Collected data entries:
+ + + + +
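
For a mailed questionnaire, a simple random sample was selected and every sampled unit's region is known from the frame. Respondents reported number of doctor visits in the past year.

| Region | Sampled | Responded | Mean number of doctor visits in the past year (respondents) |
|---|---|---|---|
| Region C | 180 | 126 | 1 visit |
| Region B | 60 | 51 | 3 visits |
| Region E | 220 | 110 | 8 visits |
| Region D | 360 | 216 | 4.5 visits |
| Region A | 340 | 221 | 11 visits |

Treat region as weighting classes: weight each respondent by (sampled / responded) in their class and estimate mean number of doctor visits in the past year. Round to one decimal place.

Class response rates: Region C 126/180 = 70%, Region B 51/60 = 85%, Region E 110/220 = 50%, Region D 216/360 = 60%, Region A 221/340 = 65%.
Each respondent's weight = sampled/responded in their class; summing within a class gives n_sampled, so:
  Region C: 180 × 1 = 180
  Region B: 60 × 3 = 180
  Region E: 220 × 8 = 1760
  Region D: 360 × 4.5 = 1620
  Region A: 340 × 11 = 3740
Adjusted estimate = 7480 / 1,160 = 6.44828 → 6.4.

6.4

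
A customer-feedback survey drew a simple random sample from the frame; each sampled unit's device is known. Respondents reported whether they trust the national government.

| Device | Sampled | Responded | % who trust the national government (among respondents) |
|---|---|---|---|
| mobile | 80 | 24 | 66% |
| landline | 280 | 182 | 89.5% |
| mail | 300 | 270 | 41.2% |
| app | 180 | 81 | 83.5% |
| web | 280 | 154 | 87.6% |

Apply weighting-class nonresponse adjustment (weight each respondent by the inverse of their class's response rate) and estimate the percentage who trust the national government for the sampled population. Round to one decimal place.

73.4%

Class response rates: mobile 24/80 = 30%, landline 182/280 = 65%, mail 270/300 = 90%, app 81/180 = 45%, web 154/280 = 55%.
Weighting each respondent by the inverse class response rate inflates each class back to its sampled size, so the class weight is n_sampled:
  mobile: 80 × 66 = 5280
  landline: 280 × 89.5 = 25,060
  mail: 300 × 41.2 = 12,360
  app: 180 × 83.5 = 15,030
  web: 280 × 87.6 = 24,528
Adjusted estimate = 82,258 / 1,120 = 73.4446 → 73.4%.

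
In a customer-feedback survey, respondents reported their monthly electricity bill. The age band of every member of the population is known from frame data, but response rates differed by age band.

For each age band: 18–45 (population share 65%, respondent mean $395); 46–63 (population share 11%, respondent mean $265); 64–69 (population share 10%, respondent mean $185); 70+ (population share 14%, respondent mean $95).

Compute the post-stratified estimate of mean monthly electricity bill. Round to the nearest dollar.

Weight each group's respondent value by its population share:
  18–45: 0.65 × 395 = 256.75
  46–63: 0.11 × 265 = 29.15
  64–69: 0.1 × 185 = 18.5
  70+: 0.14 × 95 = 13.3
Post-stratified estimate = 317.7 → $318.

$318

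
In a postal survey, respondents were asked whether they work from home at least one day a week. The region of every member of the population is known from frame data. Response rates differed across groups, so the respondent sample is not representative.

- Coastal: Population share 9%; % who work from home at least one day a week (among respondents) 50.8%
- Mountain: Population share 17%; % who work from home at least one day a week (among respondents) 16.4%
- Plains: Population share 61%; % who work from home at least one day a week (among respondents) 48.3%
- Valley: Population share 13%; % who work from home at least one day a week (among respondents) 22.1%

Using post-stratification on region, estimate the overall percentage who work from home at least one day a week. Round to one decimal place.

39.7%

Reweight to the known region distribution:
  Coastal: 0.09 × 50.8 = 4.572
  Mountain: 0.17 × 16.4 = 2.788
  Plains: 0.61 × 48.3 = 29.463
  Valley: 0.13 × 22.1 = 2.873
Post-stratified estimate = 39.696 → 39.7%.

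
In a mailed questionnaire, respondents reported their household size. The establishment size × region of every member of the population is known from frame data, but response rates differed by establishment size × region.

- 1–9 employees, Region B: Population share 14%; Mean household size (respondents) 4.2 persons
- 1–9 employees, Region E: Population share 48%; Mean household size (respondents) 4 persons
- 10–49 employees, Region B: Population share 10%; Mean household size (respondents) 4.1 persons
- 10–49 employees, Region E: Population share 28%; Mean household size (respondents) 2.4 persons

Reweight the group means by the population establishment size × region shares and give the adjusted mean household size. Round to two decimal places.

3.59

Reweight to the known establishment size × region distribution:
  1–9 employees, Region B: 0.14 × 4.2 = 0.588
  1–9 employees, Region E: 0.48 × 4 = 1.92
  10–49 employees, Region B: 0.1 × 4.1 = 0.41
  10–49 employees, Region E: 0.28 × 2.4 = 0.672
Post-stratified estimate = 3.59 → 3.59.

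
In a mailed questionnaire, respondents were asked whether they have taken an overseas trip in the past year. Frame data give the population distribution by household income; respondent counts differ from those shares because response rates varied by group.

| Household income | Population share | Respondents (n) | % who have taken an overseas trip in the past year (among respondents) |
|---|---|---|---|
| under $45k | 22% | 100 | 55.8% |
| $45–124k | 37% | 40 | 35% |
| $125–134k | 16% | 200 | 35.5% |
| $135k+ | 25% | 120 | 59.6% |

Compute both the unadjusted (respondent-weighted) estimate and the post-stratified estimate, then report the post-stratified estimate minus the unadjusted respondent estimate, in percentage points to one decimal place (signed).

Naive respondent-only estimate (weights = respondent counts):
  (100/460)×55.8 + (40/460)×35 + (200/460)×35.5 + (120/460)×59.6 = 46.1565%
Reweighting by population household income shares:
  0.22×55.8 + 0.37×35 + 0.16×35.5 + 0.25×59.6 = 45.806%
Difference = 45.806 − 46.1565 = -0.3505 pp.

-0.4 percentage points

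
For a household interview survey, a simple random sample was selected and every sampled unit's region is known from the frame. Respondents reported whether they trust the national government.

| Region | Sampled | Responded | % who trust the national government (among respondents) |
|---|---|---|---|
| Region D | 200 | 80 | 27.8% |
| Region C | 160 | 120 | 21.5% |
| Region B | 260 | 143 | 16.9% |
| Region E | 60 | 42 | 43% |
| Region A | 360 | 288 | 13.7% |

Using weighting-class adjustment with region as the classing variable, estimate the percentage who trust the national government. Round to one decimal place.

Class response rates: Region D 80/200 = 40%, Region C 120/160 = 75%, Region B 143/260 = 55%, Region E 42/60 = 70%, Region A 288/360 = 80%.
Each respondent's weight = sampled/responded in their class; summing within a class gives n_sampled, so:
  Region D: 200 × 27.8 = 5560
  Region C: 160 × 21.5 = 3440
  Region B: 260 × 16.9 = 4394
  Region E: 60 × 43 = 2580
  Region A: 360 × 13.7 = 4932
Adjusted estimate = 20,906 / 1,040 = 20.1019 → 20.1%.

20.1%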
+ + + + +
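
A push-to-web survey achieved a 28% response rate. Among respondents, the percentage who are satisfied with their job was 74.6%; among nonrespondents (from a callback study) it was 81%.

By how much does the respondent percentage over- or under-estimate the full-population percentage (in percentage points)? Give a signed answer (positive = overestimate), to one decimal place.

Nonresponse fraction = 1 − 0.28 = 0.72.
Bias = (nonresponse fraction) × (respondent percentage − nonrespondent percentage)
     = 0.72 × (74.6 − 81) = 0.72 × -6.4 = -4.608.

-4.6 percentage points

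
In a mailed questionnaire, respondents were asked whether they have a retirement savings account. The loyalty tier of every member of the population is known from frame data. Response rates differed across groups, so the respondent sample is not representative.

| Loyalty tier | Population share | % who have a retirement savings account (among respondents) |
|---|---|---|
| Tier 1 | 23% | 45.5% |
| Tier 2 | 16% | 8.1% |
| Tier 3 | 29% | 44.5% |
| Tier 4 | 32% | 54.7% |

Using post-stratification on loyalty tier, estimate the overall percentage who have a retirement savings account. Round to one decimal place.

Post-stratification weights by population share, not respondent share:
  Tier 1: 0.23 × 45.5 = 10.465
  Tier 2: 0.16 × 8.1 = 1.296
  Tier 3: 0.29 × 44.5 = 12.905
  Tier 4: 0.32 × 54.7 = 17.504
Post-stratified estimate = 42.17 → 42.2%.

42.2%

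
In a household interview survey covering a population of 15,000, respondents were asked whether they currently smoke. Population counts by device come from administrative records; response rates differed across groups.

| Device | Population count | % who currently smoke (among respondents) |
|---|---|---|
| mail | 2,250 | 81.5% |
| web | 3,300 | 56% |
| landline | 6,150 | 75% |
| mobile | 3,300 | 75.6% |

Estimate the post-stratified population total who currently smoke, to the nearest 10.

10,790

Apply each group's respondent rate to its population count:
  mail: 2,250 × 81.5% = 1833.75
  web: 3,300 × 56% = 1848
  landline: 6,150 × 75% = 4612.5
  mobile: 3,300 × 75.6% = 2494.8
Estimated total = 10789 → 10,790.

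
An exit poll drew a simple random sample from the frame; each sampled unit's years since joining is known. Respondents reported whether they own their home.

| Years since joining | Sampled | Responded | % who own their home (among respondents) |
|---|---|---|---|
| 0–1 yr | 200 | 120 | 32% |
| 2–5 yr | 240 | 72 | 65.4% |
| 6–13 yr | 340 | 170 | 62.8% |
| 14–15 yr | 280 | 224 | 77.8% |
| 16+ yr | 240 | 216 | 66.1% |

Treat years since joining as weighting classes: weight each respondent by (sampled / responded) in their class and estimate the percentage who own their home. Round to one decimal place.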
+ + + + +
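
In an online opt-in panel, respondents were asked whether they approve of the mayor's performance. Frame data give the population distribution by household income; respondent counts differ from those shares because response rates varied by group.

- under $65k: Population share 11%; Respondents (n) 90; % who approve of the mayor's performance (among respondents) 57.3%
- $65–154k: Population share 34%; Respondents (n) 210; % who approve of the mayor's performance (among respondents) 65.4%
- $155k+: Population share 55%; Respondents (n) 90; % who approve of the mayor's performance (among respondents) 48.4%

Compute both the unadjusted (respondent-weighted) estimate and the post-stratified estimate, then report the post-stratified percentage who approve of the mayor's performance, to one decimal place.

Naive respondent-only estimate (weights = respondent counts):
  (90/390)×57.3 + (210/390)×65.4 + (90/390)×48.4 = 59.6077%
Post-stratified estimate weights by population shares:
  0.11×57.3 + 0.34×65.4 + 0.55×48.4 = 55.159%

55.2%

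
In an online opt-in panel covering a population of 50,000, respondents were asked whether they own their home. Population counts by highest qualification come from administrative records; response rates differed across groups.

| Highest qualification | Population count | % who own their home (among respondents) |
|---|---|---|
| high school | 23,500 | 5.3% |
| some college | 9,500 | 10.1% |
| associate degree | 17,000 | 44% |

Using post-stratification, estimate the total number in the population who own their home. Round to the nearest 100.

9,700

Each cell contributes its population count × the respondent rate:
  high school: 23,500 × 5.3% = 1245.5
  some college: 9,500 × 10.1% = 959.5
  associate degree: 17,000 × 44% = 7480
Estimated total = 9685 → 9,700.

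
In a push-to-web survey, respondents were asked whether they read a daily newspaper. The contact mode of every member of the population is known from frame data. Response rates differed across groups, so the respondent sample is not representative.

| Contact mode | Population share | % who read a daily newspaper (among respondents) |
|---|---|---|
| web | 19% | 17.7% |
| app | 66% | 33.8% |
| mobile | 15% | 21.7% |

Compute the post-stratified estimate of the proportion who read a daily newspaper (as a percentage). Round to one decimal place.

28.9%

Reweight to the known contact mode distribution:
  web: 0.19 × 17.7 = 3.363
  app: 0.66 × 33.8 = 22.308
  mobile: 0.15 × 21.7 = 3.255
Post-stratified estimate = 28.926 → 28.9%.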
+ + + + +
§ Action item
Above are the records; copy exactly the lines from the line with "80 | 24 | 66% |" through the line with "154 | 87.6% |", both included.

§ Result of the task
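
| mobile | 80 | 24 | 66% |
| landline | 280 | 182 | 89.5% |
| mail | 300 | 270 | 41.2% |
| app | 180 | 81 | 83.5% |
| web | 280 | 154 | 87.6% |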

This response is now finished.